Where does the string "Consider" appear in the records? Copy every line that contains it.

Top of DATA TO PROCESS

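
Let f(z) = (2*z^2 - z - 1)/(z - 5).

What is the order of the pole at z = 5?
Factor the denominator:
  z - 5 = (z - 5)

The numerator P(z) = 2*z^2 - z - 1 has P(5) = 44 ≠ 0, so no factor of (z - 5) cancels.
Near z = 5 we can therefore write f(z) = g(z)/(z - 5) with g analytic at 5 and g(5) ≠ 0 (g is just the numerator).

Hence z = 5 is a pole of order 1.

Final answer: 1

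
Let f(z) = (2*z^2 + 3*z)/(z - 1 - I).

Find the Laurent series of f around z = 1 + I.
(3 + 7*I)/(z - 1 - I) + 7 + 4*I + 2*(z - 1 - I)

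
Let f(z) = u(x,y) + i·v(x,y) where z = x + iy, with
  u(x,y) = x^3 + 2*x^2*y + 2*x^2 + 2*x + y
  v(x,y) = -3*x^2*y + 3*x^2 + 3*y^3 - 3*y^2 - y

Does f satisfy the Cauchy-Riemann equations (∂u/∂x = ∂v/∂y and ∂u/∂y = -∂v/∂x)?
∂u/∂x = 3*x^2 + 4*x*y + 4*x + 2
∂v/∂y = -3*x^2 + 9*y^2 - 6*y - 1
∂u/∂y = 2*x^2 + 1
∂v/∂x = -6*x*y + 6*x
∂u/∂x ≠ ∂v/∂y and ∂u/∂y ≠ -∂v/∂x; the Cauchy-Riemann equations are not satisfied, so f is not analytic.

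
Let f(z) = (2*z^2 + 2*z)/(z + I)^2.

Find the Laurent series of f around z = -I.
Put w = z - (-I), i.e. z = w - I. The denominator is w^2, so it suffices to rewrite the numerator in powers of w.

P(z) = 2*z^2 + 2*z
P(w - I) = -2 - 2*I + (2 - 4*I)*w + 2*w^2

Dividing each term by w^2:
  f = (-2 - 2*I)/w^2 + (2 - 4*I)/w + 2

Substituting back w = z + I:
  f(z) = (-2 - 2*I)/(z + I)^2 + (2 - 4*I)/(z + I) + 2

The series is finite because the numerator is a polynomial; the negative powers form the principal part, and the coefficient of 1/(z + I) gives Res(f, -I) = 2 - 4*I.

Final answer: (-2 - 2*I)/(z + I)^2 + (2 - 4*I)/(z + I) + 2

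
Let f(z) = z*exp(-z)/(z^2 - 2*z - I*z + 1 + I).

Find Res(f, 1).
Write f(z) = P(z)/Q(z) with P(z) = z*exp(-z) and Q(z) = z^2 - 2*z - I*z + 1 + I.
The denominator factors as Q(z) = (z - 1 - I)*(z - 1), so z = 1 is a simple zero of Q and P is analytic there; z = 1 is therefore a simple pole and
  Res(f, z₀) = P(z₀)/Q'(z₀).

Q'(z) = 2*z - 2 - I, so Q'(1) = -I.
P(1) = exp(-1).

Res(f, 1) = (exp(-1))/(-I) = I*exp(-1)

Final answer: I*exp(-1)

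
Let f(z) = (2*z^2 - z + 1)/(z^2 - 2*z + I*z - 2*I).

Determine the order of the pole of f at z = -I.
Factor the denominator:
  z^2 - 2*z + I*z - 2*I = (z + I)*(z - 2)

The numerator P(z) = 2*z^2 - z + 1 has P(-I) = -1 + I ≠ 0, so no factor of (z + I) cancels.
Near z = -I we can therefore write f(z) = g(z)/(z + I) with g analytic at -I and g(-I) ≠ 0 (g is the numerator divided by the remaining denominator factors).

Hence z = -I is a pole of order 1.

Final answer: 1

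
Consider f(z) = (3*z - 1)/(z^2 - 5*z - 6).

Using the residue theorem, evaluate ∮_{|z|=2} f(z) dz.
By the residue theorem, ∮_C f(z) dz = 2πi · (sum of the residues of f at the poles inside |z| = 2).

The denominator factors as (z - 6)*(z + 1), so the singularities of f are simple poles at z = 6, z = -1.
  |6|² = 36 > 4 = 2², so this pole is outside the contour.
  |-1|² = 1 < 4 = 2², so this pole is inside the contour.

With P(z) = 3*z - 1 and Q(z) = z^2 - 5*z - 6, each pole is simple, so Res(f, z₀) = P(z₀)/Q'(z₀) with Q'(z) = 2*z - 5.
  Res(f, -1) = P(-1)/Q'(-1) = (-4)/(-7) = 4/7

∮_C f(z) dz = 2πi · (4/7) = 8*I*pi/7

Final answer: 8*I*pi/7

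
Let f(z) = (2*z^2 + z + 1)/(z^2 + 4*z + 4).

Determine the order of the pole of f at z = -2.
Factor the denominator:
  z^2 + 4*z + 4 = (z + 2)^2

The numerator P(z) = 2*z^2 + z + 1 has P(-2) = 7 ≠ 0, so no factor of (z + 2) cancels.
Near z = -2 we can therefore write f(z) = g(z)/(z + 2)^2 with g analytic at -2 and g(-2) ≠ 0 (g is just the numerator).

Hence z = -2 is a pole of order 2.

Final answer: 2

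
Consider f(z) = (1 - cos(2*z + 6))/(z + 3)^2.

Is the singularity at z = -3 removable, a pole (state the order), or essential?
removable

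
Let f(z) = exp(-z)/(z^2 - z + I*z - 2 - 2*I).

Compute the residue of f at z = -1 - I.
Write f(z) = P(z)/Q(z) with P(z) = exp(-z) and Q(z) = z^2 - z + I*z - 2 - 2*I.
The denominator factors as Q(z) = (z - 2)*(z + 1 + I), so z = -1 - I is a simple zero of Q and P is analytic there; z = -1 - I is therefore a simple pole and
  Res(f, z₀) = P(z₀)/Q'(z₀).

Q'(z) = 2*z - 1 + I, so Q'(-1 - I) = -3 - I.
P(-1 - I) = exp(1 + I).

Res(f, -1 - I) = (exp(1 + I))/(-3 - I) = (-3/10 + I/10)*exp(1 + I)

Final answer: (-3/10 + I/10)*exp(1 + I)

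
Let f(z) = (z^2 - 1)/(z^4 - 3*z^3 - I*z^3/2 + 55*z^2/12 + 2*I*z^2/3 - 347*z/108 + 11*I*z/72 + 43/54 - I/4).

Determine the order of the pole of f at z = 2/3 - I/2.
Factor the denominator:
  z^4 - 3*z^3 - I*z^3/2 + 55*z^2/12 + 2*I*z^2/3 - 347*z/108 + 11*I*z/72 + 43/54 - I/4 = (z - 2/3 + I/2)^2*(z - 2/3)*(z - 1 - 3*I/2)

The numerator P(z) = z^2 - 1 has P(2/3 - I/2) = -29/36 - 2*I/3 ≠ 0, so no factor of (z - 2/3 + I/2) cancels.
Near z = 2/3 - I/2 we can therefore write f(z) = g(z)/(z - 2/3 + I/2)^2 with g analytic at 2/3 - I/2 and g(2/3 - I/2) ≠ 0 (g is the numerator divided by the remaining denominator factors).

Hence z = 2/3 - I/2 is a pole of order 2.

Final answer: 2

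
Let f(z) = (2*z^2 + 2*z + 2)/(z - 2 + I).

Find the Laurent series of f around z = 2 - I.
(12 - 10*I)/(z - 2 + I) + 10 - 4*I + 2*(z - 2 + I)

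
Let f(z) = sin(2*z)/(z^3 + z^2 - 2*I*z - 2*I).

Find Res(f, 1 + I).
(1/20 - 3*I/20)*sin(2 + 2*I)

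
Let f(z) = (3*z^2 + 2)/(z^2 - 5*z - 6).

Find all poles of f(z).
{-1, 6}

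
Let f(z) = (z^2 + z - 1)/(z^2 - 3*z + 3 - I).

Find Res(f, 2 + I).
Write f(z) = P(z)/Q(z) with P(z) = z^2 + z - 1 and Q(z) = z^2 - 3*z + 3 - I.
The denominator factors as Q(z) = (z - 1 + I)*(z - 2 - I), so z = 2 + I is a simple zero of Q and P is analytic there; z = 2 + I is therefore a simple pole and
  Res(f, z₀) = P(z₀)/Q'(z₀).

Q'(z) = 2*z - 3, so Q'(2 + I) = 1 + 2*I.
P(2 + I) = 4 + 5*I.

Res(f, 2 + I) = (4 + 5*I)/(1 + 2*I) = 14/5 - 3*I/5

Final answer: 14/5 - 3*I/5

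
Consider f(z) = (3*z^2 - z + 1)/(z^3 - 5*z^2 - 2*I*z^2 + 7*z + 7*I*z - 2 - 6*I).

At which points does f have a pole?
The singularities of f are the zeros of the denominator. Factoring,
  z^3 - 5*z^2 - 2*I*z^2 + 7*z + 7*I*z - 2 - 6*I = (z - 1 - I)*(z - 2)*(z - 2 - I)
so the candidates are z = 1 + I, z = 2, z = 2 + I.

Check the numerator P(z) = 3*z^2 - z + 1 at each one:
  P(1 + I) = 5*I ≠ 0, so z = 1 + I is a (simple) pole.
  P(2) = 11 ≠ 0, so z = 2 is a (simple) pole.
  P(2 + I) = 8 + 11*I ≠ 0, so z = 2 + I is a (simple) pole.

Poles of f: {1 + I, 2, 2 + I}

Final answer: {1 + I, 2, 2 + I}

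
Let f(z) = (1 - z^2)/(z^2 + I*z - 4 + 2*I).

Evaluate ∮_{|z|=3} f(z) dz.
-2*pi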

Bottom of DATA TO PROCESS

# SOLUTION TO THIS EXERCISE
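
Consider f(z) = (3*z - 1)/(z^2 - 5*z - 6).
Consider f(z) = (1 - cos(2*z + 6))/(z + 3)^2.
Consider f(z) = (3*z^2 - z + 1)/(z^3 - 5*z^2 - 2*I*z^2 + 7*z + 7*I*z - 2 - 6*I).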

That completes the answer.